[Saved data entries]

______

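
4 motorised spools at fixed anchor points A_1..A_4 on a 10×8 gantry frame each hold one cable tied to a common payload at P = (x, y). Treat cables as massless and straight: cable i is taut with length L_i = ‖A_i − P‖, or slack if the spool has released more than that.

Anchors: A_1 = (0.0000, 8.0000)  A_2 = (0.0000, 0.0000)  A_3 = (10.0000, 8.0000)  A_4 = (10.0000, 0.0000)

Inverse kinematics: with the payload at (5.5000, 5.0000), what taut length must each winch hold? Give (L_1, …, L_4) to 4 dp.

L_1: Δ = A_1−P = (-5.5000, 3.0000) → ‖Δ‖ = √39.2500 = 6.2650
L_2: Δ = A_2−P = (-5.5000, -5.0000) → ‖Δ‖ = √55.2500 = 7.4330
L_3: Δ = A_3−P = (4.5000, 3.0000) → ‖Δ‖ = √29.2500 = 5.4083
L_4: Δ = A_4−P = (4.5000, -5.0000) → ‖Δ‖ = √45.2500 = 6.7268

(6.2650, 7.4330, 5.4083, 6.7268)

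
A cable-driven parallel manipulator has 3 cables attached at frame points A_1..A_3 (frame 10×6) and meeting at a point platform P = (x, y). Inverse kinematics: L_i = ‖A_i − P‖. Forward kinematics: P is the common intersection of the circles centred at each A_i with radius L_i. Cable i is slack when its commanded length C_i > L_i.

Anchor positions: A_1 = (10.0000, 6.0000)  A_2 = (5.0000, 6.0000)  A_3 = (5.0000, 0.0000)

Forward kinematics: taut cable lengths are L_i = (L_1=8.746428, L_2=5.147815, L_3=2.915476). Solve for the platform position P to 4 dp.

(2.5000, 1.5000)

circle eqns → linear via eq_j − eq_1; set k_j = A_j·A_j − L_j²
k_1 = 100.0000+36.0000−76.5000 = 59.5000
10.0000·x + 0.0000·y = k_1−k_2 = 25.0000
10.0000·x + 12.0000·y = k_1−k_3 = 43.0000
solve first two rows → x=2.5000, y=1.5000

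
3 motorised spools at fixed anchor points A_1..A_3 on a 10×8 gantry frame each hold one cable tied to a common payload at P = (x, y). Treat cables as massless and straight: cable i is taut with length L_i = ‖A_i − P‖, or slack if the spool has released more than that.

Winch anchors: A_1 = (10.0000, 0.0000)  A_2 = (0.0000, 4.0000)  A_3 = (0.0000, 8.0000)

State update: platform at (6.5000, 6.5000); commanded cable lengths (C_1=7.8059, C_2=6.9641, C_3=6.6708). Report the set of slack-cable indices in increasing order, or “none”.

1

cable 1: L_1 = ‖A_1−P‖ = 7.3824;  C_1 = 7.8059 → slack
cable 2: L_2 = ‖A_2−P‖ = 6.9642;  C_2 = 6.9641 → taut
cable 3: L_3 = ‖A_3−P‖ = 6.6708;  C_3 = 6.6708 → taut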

______

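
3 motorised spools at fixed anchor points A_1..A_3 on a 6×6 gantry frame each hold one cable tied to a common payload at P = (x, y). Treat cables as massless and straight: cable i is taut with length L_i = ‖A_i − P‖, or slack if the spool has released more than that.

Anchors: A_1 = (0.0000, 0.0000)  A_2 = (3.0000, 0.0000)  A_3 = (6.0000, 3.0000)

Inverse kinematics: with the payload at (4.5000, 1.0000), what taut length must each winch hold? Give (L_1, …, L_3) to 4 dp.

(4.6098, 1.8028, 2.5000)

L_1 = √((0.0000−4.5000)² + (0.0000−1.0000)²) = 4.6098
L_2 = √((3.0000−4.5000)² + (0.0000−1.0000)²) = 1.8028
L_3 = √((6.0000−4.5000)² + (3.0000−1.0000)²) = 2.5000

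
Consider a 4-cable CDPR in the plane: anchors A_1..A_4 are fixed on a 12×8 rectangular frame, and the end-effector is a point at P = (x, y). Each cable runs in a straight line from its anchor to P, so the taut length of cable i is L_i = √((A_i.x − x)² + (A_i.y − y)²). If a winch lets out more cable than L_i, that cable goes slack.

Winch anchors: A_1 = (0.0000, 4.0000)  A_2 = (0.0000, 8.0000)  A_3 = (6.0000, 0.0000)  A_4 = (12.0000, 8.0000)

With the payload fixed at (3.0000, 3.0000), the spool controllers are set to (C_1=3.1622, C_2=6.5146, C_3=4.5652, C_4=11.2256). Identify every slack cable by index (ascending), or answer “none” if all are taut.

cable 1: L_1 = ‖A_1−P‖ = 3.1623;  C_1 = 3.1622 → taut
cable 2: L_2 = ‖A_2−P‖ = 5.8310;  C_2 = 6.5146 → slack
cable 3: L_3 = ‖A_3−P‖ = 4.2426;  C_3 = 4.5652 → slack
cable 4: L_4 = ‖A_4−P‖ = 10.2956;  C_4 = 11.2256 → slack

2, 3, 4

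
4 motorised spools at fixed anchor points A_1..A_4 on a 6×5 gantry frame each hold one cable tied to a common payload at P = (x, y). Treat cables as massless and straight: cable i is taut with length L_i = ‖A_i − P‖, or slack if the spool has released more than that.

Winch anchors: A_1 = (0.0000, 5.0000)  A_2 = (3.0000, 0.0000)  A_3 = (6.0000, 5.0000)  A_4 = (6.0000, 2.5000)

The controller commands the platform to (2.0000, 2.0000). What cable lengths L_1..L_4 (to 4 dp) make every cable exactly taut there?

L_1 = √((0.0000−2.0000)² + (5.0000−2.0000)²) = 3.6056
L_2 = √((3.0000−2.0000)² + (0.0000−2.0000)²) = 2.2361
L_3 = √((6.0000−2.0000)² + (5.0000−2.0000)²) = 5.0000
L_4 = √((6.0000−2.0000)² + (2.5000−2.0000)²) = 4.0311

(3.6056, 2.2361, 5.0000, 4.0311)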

______

[Problem to work on] Only the lines containing the word "tied" should be returned from the data above.

[Written reply]
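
4 motorised spools at fixed anchor points A_1..A_4 on a 10×8 gantry frame each hold one cable tied to a common payload at P = (x, y). Treat cables as massless and straight: cable i is taut with length L_i = ‖A_i − P‖, or slack if the spool has released more than that.
3 motorised spools at fixed anchor points A_1..A_3 on a 10×8 gantry frame each hold one cable tied to a common payload at P = (x, y). Treat cables as massless and straight: cable i is taut with length L_i = ‖A_i − P‖, or slack if the spool has released more than that.
3 motorised spools at fixed anchor points A_1..A_3 on a 6×6 gantry frame each hold one cable tied to a common payload at P = (x, y). Treat cables as massless and straight: cable i is taut with length L_i = ‖A_i − P‖, or slack if the spool has released more than that.
4 motorised spools at fixed anchor points A_1..A_4 on a 6×5 gantry frame each hold one cable tied to a common payload at P = (x, y). Treat cables as massless and straight: cable i is taut with length L_i = ‖A_i − P‖, or slack if the spool has released more than that.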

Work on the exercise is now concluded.